-- RECORD EXCERPTS follows --
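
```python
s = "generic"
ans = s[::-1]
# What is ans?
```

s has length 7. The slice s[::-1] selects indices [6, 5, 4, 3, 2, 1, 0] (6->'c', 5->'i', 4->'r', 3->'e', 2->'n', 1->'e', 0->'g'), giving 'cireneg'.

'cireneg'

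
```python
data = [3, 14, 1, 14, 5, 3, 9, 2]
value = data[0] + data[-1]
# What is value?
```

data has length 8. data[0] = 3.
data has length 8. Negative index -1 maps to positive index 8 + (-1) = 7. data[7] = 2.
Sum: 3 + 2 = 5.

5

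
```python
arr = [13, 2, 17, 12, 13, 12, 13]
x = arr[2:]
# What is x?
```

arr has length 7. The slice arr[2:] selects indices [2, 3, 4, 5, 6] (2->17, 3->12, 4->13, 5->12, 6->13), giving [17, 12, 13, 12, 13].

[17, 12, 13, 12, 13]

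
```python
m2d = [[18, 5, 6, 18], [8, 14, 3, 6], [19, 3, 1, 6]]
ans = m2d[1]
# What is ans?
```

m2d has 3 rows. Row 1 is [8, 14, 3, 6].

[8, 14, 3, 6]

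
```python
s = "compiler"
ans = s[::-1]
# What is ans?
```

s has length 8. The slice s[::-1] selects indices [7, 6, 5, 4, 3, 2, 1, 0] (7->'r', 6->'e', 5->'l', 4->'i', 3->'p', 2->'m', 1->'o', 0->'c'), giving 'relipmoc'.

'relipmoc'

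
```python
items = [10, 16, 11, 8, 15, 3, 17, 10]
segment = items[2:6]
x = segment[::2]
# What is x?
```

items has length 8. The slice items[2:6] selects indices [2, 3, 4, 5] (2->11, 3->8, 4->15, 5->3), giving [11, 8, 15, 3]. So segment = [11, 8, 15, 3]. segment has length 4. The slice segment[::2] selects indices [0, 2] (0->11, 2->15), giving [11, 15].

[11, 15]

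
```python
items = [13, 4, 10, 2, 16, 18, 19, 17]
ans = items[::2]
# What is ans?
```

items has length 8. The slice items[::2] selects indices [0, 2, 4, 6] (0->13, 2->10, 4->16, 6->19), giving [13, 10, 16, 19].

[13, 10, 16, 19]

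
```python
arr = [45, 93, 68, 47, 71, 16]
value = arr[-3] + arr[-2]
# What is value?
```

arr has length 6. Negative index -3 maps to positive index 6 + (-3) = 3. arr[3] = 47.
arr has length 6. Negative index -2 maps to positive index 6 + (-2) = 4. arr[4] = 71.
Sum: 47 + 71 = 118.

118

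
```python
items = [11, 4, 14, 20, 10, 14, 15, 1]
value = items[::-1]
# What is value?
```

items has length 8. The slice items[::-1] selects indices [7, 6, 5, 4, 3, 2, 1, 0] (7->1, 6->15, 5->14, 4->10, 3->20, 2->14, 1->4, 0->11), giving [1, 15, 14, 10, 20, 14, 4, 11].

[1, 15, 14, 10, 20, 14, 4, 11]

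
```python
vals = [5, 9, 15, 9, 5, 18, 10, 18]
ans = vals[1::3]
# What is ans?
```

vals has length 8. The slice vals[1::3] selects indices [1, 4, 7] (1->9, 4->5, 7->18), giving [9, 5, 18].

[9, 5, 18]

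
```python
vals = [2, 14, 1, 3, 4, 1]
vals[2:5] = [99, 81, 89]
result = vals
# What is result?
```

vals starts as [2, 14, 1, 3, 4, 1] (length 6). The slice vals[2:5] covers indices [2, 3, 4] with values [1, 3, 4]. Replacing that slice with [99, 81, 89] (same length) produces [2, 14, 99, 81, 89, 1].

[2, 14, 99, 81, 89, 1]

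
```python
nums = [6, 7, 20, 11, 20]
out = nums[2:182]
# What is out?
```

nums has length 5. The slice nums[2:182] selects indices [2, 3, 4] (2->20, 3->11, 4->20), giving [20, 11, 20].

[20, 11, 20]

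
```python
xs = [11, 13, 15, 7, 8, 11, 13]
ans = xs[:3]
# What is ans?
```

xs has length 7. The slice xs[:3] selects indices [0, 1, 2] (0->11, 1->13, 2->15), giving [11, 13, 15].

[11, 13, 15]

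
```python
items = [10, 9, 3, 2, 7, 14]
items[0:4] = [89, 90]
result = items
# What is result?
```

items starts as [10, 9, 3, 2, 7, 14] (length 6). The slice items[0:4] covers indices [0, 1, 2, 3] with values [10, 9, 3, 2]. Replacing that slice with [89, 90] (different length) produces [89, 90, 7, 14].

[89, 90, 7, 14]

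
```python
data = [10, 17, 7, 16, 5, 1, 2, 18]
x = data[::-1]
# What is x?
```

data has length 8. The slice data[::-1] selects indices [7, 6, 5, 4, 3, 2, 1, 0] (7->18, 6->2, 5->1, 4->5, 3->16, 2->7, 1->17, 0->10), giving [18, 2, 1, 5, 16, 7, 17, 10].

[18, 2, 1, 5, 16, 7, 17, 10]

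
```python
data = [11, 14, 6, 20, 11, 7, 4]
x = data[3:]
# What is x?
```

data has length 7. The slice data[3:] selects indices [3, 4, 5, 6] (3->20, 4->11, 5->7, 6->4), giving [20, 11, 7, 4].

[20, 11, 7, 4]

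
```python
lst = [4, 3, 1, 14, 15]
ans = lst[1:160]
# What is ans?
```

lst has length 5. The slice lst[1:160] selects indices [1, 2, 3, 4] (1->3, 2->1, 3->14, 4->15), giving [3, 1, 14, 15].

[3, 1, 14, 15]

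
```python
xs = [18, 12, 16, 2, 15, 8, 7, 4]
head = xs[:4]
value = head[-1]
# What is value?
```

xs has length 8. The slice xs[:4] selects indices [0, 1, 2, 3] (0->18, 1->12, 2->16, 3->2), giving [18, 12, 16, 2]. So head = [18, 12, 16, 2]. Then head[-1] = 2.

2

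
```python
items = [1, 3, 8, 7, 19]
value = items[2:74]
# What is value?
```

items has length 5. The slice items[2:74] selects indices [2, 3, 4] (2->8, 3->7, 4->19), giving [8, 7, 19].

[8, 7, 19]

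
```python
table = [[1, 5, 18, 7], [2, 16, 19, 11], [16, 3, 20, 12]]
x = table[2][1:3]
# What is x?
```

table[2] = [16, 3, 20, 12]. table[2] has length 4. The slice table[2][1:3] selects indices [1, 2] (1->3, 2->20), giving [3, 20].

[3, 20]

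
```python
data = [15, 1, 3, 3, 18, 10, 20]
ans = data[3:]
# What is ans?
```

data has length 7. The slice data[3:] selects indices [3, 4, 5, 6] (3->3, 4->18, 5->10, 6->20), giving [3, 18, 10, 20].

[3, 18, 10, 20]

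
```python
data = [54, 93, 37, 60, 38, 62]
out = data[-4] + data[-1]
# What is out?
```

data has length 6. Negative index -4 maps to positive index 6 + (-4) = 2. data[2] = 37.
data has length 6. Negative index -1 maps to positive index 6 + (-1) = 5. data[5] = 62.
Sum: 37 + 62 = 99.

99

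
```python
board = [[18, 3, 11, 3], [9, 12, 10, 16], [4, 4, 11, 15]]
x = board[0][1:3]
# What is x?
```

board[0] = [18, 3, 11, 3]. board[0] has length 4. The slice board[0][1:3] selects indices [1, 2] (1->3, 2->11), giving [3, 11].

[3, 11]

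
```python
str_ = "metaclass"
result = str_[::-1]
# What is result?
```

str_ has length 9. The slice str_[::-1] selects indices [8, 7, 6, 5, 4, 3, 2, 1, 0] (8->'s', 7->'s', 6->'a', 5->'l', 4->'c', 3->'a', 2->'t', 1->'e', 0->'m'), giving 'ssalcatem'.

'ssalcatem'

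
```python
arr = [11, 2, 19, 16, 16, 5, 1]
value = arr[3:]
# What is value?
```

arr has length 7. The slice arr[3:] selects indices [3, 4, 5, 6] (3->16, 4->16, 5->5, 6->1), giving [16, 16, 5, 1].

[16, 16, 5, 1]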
-- RECORD EXCERPTS concluded --
TASK GOAL
While keeping every line the same, please copy out all the records.

REPLY TO THE EXERCISE
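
```python
s = "generic"
ans = s[::-1]
# What is ans?
```

s has length 7. The slice s[::-1] selects indices [6, 5, 4, 3, 2, 1, 0] (6->'c', 5->'i', 4->'r', 3->'e', 2->'n', 1->'e', 0->'g'), giving 'cireneg'.

'cireneg'

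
```python
data = [3, 14, 1, 14, 5, 3, 9, 2]
value = data[0] + data[-1]
# What is value?
```

data has length 8. data[0] = 3.
data has length 8. Negative index -1 maps to positive index 8 + (-1) = 7. data[7] = 2.
Sum: 3 + 2 = 5.

5

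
```python
arr = [13, 2, 17, 12, 13, 12, 13]
x = arr[2:]
# What is x?
```

arr has length 7. The slice arr[2:] selects indices [2, 3, 4, 5, 6] (2->17, 3->12, 4->13, 5->12, 6->13), giving [17, 12, 13, 12, 13].

[17, 12, 13, 12, 13]

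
```python
m2d = [[18, 5, 6, 18], [8, 14, 3, 6], [19, 3, 1, 6]]
ans = m2d[1]
# What is ans?
```

m2d has 3 rows. Row 1 is [8, 14, 3, 6].

[8, 14, 3, 6]

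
```python
s = "compiler"
ans = s[::-1]
# What is ans?
```

s has length 8. The slice s[::-1] selects indices [7, 6, 5, 4, 3, 2, 1, 0] (7->'r', 6->'e', 5->'l', 4->'i', 3->'p', 2->'m', 1->'o', 0->'c'), giving 'relipmoc'.

'relipmoc'

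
```python
items = [10, 16, 11, 8, 15, 3, 17, 10]
segment = items[2:6]
x = segment[::2]
# What is x?
```

items has length 8. The slice items[2:6] selects indices [2, 3, 4, 5] (2->11, 3->8, 4->15, 5->3), giving [11, 8, 15, 3]. So segment = [11, 8, 15, 3]. segment has length 4. The slice segment[::2] selects indices [0, 2] (0->11, 2->15), giving [11, 15].

[11, 15]

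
```python
items = [13, 4, 10, 2, 16, 18, 19, 17]
ans = items[::2]
# What is ans?
```

items has length 8. The slice items[::2] selects indices [0, 2, 4, 6] (0->13, 2->10, 4->16, 6->19), giving [13, 10, 16, 19].

[13, 10, 16, 19]

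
```python
arr = [45, 93, 68, 47, 71, 16]
value = arr[-3] + arr[-2]
# What is value?
```

arr has length 6. Negative index -3 maps to positive index 6 + (-3) = 3. arr[3] = 47.
arr has length 6. Negative index -2 maps to positive index 6 + (-2) = 4. arr[4] = 71.
Sum: 47 + 71 = 118.

118

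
```python
items = [11, 4, 14, 20, 10, 14, 15, 1]
value = items[::-1]
# What is value?
```

items has length 8. The slice items[::-1] selects indices [7, 6, 5, 4, 3, 2, 1, 0] (7->1, 6->15, 5->14, 4->10, 3->20, 2->14, 1->4, 0->11), giving [1, 15, 14, 10, 20, 14, 4, 11].

[1, 15, 14, 10, 20, 14, 4, 11]

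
```python
vals = [5, 9, 15, 9, 5, 18, 10, 18]
ans = vals[1::3]
# What is ans?
```

vals has length 8. The slice vals[1::3] selects indices [1, 4, 7] (1->9, 4->5, 7->18), giving [9, 5, 18].

[9, 5, 18]

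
```python
vals = [2, 14, 1, 3, 4, 1]
vals[2:5] = [99, 81, 89]
result = vals
# What is result?
```

vals starts as [2, 14, 1, 3, 4, 1] (length 6). The slice vals[2:5] covers indices [2, 3, 4] with values [1, 3, 4]. Replacing that slice with [99, 81, 89] (same length) produces [2, 14, 99, 81, 89, 1].

[2, 14, 99, 81, 89, 1]

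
```python
nums = [6, 7, 20, 11, 20]
out = nums[2:182]
# What is out?
```

nums has length 5. The slice nums[2:182] selects indices [2, 3, 4] (2->20, 3->11, 4->20), giving [20, 11, 20].

[20, 11, 20]

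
```python
xs = [11, 13, 15, 7, 8, 11, 13]
ans = xs[:3]
# What is ans?
```

xs has length 7. The slice xs[:3] selects indices [0, 1, 2] (0->11, 1->13, 2->15), giving [11, 13, 15].

[11, 13, 15]

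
```python
items = [10, 9, 3, 2, 7, 14]
items[0:4] = [89, 90]
result = items
# What is result?
```

items starts as [10, 9, 3, 2, 7, 14] (length 6). The slice items[0:4] covers indices [0, 1, 2, 3] with values [10, 9, 3, 2]. Replacing that slice with [89, 90] (different length) produces [89, 90, 7, 14].

[89, 90, 7, 14]

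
```python
data = [10, 17, 7, 16, 5, 1, 2, 18]
x = data[::-1]
# What is x?
```

data has length 8. The slice data[::-1] selects indices [7, 6, 5, 4, 3, 2, 1, 0] (7->18, 6->2, 5->1, 4->5, 3->16, 2->7, 1->17, 0->10), giving [18, 2, 1, 5, 16, 7, 17, 10].

[18, 2, 1, 5, 16, 7, 17, 10]

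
```python
data = [11, 14, 6, 20, 11, 7, 4]
x = data[3:]
# What is x?
```

data has length 7. The slice data[3:] selects indices [3, 4, 5, 6] (3->20, 4->11, 5->7, 6->4), giving [20, 11, 7, 4].

[20, 11, 7, 4]

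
```python
lst = [4, 3, 1, 14, 15]
ans = lst[1:160]
# What is ans?
```

lst has length 5. The slice lst[1:160] selects indices [1, 2, 3, 4] (1->3, 2->1, 3->14, 4->15), giving [3, 1, 14, 15].

[3, 1, 14, 15]

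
```python
xs = [18, 12, 16, 2, 15, 8, 7, 4]
head = xs[:4]
value = head[-1]
# What is value?
```

xs has length 8. The slice xs[:4] selects indices [0, 1, 2, 3] (0->18, 1->12, 2->16, 3->2), giving [18, 12, 16, 2]. So head = [18, 12, 16, 2]. Then head[-1] = 2.

2

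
```python
items = [1, 3, 8, 7, 19]
value = items[2:74]
# What is value?
```

items has length 5. The slice items[2:74] selects indices [2, 3, 4] (2->8, 3->7, 4->19), giving [8, 7, 19].

[8, 7, 19]

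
```python
table = [[1, 5, 18, 7], [2, 16, 19, 11], [16, 3, 20, 12]]
x = table[2][1:3]
# What is x?
```

table[2] = [16, 3, 20, 12]. table[2] has length 4. The slice table[2][1:3] selects indices [1, 2] (1->3, 2->20), giving [3, 20].

[3, 20]

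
```python
data = [15, 1, 3, 3, 18, 10, 20]
ans = data[3:]
# What is ans?
```

data has length 7. The slice data[3:] selects indices [3, 4, 5, 6] (3->3, 4->18, 5->10, 6->20), giving [3, 18, 10, 20].

[3, 18, 10, 20]

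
```python
data = [54, 93, 37, 60, 38, 62]
out = data[-4] + data[-1]
# What is out?
```

data has length 6. Negative index -4 maps to positive index 6 + (-4) = 2. data[2] = 37.
data has length 6. Negative index -1 maps to positive index 6 + (-1) = 5. data[5] = 62.
Sum: 37 + 62 = 99.

99

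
```python
board = [[18, 3, 11, 3], [9, 12, 10, 16], [4, 4, 11, 15]]
x = board[0][1:3]
# What is x?
```

board[0] = [18, 3, 11, 3]. board[0] has length 4. The slice board[0][1:3] selects indices [1, 2] (1->3, 2->11), giving [3, 11].

[3, 11]

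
```python
str_ = "metaclass"
result = str_[::-1]
# What is result?
```

str_ has length 9. The slice str_[::-1] selects indices [8, 7, 6, 5, 4, 3, 2, 1, 0] (8->'s', 7->'s', 6->'a', 5->'l', 4->'c', 3->'a', 2->'t', 1->'e', 0->'m'), giving 'ssalcatem'.

'ssalcatem'

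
```python
arr = [11, 2, 19, 16, 16, 5, 1]
value = arr[3:]
# What is value?
```

arr has length 7. The slice arr[3:] selects indices [3, 4, 5, 6] (3->16, 4->16, 5->5, 6->1), giving [16, 16, 5, 1].

[16, 16, 5, 1]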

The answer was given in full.